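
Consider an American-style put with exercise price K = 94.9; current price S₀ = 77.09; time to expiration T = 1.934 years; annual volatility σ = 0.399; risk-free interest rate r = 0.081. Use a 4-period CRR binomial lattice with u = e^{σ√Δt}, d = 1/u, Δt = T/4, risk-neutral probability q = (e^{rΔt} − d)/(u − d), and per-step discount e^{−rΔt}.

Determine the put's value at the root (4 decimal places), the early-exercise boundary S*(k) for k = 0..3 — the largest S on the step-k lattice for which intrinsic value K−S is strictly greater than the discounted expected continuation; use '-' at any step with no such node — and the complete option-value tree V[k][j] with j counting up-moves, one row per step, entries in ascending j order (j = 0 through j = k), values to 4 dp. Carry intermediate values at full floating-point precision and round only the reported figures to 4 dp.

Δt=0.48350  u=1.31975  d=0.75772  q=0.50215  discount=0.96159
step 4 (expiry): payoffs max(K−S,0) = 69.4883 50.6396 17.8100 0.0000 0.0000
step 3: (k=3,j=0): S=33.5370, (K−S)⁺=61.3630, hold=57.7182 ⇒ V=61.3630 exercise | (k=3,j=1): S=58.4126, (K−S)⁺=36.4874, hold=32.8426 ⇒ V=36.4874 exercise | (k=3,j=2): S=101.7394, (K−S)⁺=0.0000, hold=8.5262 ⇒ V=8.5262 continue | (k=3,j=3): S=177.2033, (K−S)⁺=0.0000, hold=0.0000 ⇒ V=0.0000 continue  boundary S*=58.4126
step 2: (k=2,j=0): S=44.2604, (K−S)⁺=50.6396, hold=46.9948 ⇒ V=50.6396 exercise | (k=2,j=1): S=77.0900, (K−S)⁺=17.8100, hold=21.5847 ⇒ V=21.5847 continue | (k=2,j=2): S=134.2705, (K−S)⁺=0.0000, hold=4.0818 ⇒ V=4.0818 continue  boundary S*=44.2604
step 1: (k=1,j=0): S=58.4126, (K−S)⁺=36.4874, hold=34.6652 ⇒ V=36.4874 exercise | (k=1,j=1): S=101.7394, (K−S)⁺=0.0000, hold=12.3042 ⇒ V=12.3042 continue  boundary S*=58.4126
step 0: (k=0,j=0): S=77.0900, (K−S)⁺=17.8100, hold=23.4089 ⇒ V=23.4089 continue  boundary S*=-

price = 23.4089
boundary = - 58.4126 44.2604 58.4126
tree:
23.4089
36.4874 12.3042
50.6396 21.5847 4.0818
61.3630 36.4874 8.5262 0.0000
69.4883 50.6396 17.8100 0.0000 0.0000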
* * *
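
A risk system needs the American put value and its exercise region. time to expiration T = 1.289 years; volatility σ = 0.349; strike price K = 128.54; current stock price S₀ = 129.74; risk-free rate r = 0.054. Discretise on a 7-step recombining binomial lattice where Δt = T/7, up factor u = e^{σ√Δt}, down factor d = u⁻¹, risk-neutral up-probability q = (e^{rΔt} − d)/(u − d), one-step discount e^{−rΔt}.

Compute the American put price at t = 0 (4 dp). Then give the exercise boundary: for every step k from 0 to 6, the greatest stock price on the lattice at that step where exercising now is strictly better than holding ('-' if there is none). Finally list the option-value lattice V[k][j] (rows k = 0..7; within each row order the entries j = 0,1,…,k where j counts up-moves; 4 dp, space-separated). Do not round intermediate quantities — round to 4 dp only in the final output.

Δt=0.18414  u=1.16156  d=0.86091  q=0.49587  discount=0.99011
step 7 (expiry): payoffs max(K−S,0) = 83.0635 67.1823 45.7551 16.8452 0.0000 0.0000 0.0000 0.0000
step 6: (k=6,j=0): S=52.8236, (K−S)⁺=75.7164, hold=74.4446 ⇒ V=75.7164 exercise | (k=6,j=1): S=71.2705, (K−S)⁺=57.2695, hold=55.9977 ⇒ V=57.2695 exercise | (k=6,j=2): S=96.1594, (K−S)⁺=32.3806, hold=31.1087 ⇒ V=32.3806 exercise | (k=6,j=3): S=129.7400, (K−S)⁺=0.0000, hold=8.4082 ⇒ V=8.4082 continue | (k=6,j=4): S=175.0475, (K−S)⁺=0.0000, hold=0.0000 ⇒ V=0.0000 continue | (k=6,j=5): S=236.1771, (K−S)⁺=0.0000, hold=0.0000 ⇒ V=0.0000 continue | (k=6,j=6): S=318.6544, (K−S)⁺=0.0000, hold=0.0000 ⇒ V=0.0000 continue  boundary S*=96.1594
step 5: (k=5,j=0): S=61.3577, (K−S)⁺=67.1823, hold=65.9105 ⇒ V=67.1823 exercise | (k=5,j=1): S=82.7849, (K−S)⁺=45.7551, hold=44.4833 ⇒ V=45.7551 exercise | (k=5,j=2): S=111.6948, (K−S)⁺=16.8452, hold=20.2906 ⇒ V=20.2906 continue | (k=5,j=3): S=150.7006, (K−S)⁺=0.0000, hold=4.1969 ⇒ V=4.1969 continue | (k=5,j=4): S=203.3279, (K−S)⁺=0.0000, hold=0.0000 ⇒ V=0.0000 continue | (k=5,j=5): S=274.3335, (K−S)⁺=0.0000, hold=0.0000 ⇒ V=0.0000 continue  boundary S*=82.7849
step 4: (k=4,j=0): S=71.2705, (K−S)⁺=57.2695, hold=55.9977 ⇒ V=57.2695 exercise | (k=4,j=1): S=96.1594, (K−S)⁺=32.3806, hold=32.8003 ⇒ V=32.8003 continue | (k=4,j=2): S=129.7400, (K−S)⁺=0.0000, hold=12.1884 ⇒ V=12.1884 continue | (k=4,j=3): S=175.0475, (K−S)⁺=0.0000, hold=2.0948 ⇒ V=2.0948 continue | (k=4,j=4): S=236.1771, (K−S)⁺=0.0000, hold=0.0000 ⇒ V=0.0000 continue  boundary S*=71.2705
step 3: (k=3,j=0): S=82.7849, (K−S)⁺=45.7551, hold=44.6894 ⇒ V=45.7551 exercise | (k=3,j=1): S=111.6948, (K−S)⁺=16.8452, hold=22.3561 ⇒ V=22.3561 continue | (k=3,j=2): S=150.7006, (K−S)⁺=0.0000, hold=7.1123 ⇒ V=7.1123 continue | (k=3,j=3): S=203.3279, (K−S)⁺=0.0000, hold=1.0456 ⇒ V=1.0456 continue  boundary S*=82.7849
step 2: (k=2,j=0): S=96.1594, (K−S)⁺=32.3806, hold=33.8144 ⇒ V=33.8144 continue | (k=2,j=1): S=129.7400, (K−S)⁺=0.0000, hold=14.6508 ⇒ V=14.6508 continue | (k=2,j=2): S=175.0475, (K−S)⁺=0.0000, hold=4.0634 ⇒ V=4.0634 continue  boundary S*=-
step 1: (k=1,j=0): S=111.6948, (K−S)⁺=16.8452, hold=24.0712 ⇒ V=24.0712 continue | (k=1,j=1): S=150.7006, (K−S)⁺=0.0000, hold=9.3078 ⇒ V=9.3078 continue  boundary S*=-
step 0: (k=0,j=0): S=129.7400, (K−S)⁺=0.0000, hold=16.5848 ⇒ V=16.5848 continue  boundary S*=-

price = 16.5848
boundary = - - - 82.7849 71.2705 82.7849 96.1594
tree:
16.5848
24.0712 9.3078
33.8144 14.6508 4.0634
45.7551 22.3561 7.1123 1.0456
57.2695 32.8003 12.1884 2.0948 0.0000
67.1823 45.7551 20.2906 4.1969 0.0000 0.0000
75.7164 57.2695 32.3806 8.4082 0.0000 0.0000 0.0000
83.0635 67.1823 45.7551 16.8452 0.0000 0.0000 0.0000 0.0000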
---
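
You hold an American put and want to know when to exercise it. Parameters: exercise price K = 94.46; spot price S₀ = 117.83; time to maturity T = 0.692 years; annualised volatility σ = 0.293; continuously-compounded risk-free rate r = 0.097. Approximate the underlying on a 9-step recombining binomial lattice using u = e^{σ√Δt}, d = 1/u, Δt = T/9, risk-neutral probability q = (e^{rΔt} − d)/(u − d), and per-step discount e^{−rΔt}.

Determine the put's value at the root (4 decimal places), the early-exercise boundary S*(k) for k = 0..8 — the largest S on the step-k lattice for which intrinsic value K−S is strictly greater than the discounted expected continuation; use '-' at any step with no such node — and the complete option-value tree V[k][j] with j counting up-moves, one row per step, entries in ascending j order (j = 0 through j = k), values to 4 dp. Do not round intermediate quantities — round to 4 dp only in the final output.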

• **Goal of the exercise**
Please return a copy of each line in the entries that has the string "current".

• **Your solution**
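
Consider an American-style put with exercise price K = 94.9; current price S₀ = 77.09; time to expiration T = 1.934 years; annual volatility σ = 0.399; risk-free interest rate r = 0.081. Use a 4-period CRR binomial lattice with u = e^{σ√Δt}, d = 1/u, Δt = T/4, risk-neutral probability q = (e^{rΔt} − d)/(u − d), and per-step discount e^{−rΔt}.
A risk system needs the American put value and its exercise region. time to expiration T = 1.289 years; volatility σ = 0.349; strike price K = 128.54; current stock price S₀ = 129.74; risk-free rate r = 0.054. Discretise on a 7-step recombining binomial lattice where Δt = T/7, up factor u = e^{σ√Δt}, down factor d = u⁻¹, risk-neutral up-probability q = (e^{rΔt} − d)/(u − d), one-step discount e^{−rΔt}.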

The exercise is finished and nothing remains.